## What to work on
Below are records to be reproduced exactly and in full.

## Dataset entries
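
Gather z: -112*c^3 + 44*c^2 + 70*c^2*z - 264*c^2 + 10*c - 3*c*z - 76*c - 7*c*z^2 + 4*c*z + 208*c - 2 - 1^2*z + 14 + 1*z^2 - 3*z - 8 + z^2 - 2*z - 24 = -112*c^3 - 220*c^2 + 142*c + z^2*(2 - 7*c) + z*(70*c^2 + c - 6) - 20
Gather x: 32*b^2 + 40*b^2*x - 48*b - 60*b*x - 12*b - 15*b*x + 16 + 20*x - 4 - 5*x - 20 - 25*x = 32*b^2 - 60*b + x*(40*b^2 - 75*b - 10) - 8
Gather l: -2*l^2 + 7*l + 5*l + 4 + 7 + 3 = -2*l^2 + 12*l + 14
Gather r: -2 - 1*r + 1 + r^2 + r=r^2 - 1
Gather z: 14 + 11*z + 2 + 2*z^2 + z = 2*z^2 + 12*z + 16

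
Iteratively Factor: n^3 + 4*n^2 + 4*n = (n)*(n^2 + 4*n + 4) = n*(n + 2)*(n + 2)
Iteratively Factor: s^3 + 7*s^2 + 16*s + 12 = (s + 3)*(s^2 + 4*s + 4) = (s + 2)*(s + 3)*(s + 2)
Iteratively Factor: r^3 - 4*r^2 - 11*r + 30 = (r - 5)*(r^2 + r - 6) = (r - 5)*(r - 2)*(r + 3)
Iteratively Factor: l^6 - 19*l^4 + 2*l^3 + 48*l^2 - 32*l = (l - 4)*(l^5 + 4*l^4 - 3*l^3 - 10*l^2 + 8*l) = (l - 4)*(l - 1)*(l^4 + 5*l^3 + 2*l^2 - 8*l) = (l - 4)*(l - 1)*(l + 4)*(l^3 + l^2 - 2*l) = l*(l - 4)*(l - 1)*(l + 4)*(l^2 + l - 2) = l*(l - 4)*(l - 1)^2*(l + 4)*(l + 2)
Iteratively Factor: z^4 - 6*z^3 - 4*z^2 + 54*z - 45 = (z - 1)*(z^3 - 5*z^2 - 9*z + 45) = (z - 3)*(z - 1)*(z^2 - 2*z - 15) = (z - 5)*(z - 3)*(z - 1)*(z + 3)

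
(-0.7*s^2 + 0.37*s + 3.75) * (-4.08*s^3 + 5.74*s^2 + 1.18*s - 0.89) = 2.856*s^5 - 5.5276*s^4 - 14.0022*s^3 + 22.5846*s^2 + 4.0957*s - 3.3375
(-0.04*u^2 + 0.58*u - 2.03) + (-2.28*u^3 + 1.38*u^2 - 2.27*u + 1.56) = -2.28*u^3 + 1.34*u^2 - 1.69*u - 0.47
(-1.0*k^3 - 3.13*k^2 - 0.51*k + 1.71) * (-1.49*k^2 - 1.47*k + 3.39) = 1.49*k^5 + 6.1337*k^4 + 1.971*k^3 - 12.4089*k^2 - 4.2426*k + 5.7969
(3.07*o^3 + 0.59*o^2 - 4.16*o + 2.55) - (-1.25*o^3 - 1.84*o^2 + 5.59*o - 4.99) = 4.32*o^3 + 2.43*o^2 - 9.75*o + 7.54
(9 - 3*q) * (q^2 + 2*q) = -3*q^3 + 3*q^2 + 18*q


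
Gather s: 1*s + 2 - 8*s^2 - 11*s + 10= -8*s^2 - 10*s + 12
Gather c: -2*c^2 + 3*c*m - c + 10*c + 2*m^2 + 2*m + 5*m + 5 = -2*c^2 + c*(3*m + 9) + 2*m^2 + 7*m + 5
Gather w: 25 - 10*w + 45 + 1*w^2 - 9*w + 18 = w^2 - 19*w + 88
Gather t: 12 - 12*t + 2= 14 - 12*t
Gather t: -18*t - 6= -18*t - 6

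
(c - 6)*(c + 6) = c^2 - 36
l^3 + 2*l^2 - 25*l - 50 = (l - 5)*(l + 2)*(l + 5)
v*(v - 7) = v^2 - 7*v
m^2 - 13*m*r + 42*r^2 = (m - 7*r)*(m - 6*r)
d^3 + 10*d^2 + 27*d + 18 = (d + 1)*(d + 3)*(d + 6)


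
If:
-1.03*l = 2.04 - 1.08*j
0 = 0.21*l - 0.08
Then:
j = 2.25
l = 0.38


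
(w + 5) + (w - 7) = 2*w - 2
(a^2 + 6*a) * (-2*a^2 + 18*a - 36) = -2*a^4 + 6*a^3 + 72*a^2 - 216*a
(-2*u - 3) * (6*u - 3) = -12*u^2 - 12*u + 9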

## Written response
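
Gather z: -112*c^3 + 44*c^2 + 70*c^2*z - 264*c^2 + 10*c - 3*c*z - 76*c - 7*c*z^2 + 4*c*z + 208*c - 2 - 1^2*z + 14 + 1*z^2 - 3*z - 8 + z^2 - 2*z - 24 = -112*c^3 - 220*c^2 + 142*c + z^2*(2 - 7*c) + z*(70*c^2 + c - 6) - 20
Gather x: 32*b^2 + 40*b^2*x - 48*b - 60*b*x - 12*b - 15*b*x + 16 + 20*x - 4 - 5*x - 20 - 25*x = 32*b^2 - 60*b + x*(40*b^2 - 75*b - 10) - 8
Gather l: -2*l^2 + 7*l + 5*l + 4 + 7 + 3 = -2*l^2 + 12*l + 14
Gather r: -2 - 1*r + 1 + r^2 + r=r^2 - 1
Gather z: 14 + 11*z + 2 + 2*z^2 + z = 2*z^2 + 12*z + 16

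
Iteratively Factor: n^3 + 4*n^2 + 4*n = (n)*(n^2 + 4*n + 4) = n*(n + 2)*(n + 2)
Iteratively Factor: s^3 + 7*s^2 + 16*s + 12 = (s + 3)*(s^2 + 4*s + 4) = (s + 2)*(s + 3)*(s + 2)
Iteratively Factor: r^3 - 4*r^2 - 11*r + 30 = (r - 5)*(r^2 + r - 6) = (r - 5)*(r - 2)*(r + 3)
Iteratively Factor: l^6 - 19*l^4 + 2*l^3 + 48*l^2 - 32*l = (l - 4)*(l^5 + 4*l^4 - 3*l^3 - 10*l^2 + 8*l) = (l - 4)*(l - 1)*(l^4 + 5*l^3 + 2*l^2 - 8*l) = (l - 4)*(l - 1)*(l + 4)*(l^3 + l^2 - 2*l) = l*(l - 4)*(l - 1)*(l + 4)*(l^2 + l - 2) = l*(l - 4)*(l - 1)^2*(l + 4)*(l + 2)
Iteratively Factor: z^4 - 6*z^3 - 4*z^2 + 54*z - 45 = (z - 1)*(z^3 - 5*z^2 - 9*z + 45) = (z - 3)*(z - 1)*(z^2 - 2*z - 15) = (z - 5)*(z - 3)*(z - 1)*(z + 3)

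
(-0.7*s^2 + 0.37*s + 3.75) * (-4.08*s^3 + 5.74*s^2 + 1.18*s - 0.89) = 2.856*s^5 - 5.5276*s^4 - 14.0022*s^3 + 22.5846*s^2 + 4.0957*s - 3.3375
(-0.04*u^2 + 0.58*u - 2.03) + (-2.28*u^3 + 1.38*u^2 - 2.27*u + 1.56) = -2.28*u^3 + 1.34*u^2 - 1.69*u - 0.47
(-1.0*k^3 - 3.13*k^2 - 0.51*k + 1.71) * (-1.49*k^2 - 1.47*k + 3.39) = 1.49*k^5 + 6.1337*k^4 + 1.971*k^3 - 12.4089*k^2 - 4.2426*k + 5.7969
(3.07*o^3 + 0.59*o^2 - 4.16*o + 2.55) - (-1.25*o^3 - 1.84*o^2 + 5.59*o - 4.99) = 4.32*o^3 + 2.43*o^2 - 9.75*o + 7.54
(9 - 3*q) * (q^2 + 2*q) = -3*q^3 + 3*q^2 + 18*q


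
Gather s: 1*s + 2 - 8*s^2 - 11*s + 10= -8*s^2 - 10*s + 12
Gather c: -2*c^2 + 3*c*m - c + 10*c + 2*m^2 + 2*m + 5*m + 5 = -2*c^2 + c*(3*m + 9) + 2*m^2 + 7*m + 5
Gather w: 25 - 10*w + 45 + 1*w^2 - 9*w + 18 = w^2 - 19*w + 88
Gather t: 12 - 12*t + 2= 14 - 12*t
Gather t: -18*t - 6= -18*t - 6

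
(c - 6)*(c + 6) = c^2 - 36
l^3 + 2*l^2 - 25*l - 50 = (l - 5)*(l + 2)*(l + 5)
v*(v - 7) = v^2 - 7*v
m^2 - 13*m*r + 42*r^2 = (m - 7*r)*(m - 6*r)
d^3 + 10*d^2 + 27*d + 18 = (d + 1)*(d + 3)*(d + 6)


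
If:
-1.03*l = 2.04 - 1.08*j
0 = 0.21*l - 0.08
Then:
j = 2.25
l = 0.38


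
(w + 5) + (w - 7) = 2*w - 2
(a^2 + 6*a) * (-2*a^2 + 18*a - 36) = -2*a^4 + 6*a^3 + 72*a^2 - 216*a
(-2*u - 3) * (6*u - 3) = -12*u^2 - 12*u + 9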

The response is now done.